◆ Supplied data ◆
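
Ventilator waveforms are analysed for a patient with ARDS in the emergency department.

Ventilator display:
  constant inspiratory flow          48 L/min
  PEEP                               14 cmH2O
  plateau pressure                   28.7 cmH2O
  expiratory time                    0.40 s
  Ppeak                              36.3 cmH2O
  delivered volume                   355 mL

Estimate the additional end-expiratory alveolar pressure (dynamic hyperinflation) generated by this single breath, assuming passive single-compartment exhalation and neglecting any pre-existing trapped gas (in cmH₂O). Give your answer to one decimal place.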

...

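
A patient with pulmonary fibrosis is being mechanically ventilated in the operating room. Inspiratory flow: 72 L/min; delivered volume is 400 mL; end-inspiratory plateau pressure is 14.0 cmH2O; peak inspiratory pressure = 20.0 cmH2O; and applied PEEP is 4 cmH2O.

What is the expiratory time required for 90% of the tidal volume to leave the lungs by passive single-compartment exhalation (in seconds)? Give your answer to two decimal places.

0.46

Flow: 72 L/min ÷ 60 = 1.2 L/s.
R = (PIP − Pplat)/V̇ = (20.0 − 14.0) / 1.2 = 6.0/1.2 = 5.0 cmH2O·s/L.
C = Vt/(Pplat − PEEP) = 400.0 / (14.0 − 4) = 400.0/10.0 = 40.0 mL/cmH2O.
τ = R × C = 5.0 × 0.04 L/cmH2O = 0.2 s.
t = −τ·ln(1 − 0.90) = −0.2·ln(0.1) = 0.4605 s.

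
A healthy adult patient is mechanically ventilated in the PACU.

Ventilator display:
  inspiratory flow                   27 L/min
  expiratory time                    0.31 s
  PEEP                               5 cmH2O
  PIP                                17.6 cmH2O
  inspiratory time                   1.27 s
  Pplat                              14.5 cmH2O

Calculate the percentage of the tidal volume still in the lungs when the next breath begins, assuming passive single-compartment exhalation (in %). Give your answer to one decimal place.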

◆ Aim of the task ◆
Scan the material above for lines holding "plateau" and copy each of them.

◆ Response ◆
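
  plateau pressure                   28.7 cmH2O
A patient with pulmonary fibrosis is being mechanically ventilated in the operating room. Inspiratory flow: 72 L/min; delivered volume is 400 mL; end-inspiratory plateau pressure is 14.0 cmH2O; peak inspiratory pressure = 20.0 cmH2O; and applied PEEP is 4 cmH2O.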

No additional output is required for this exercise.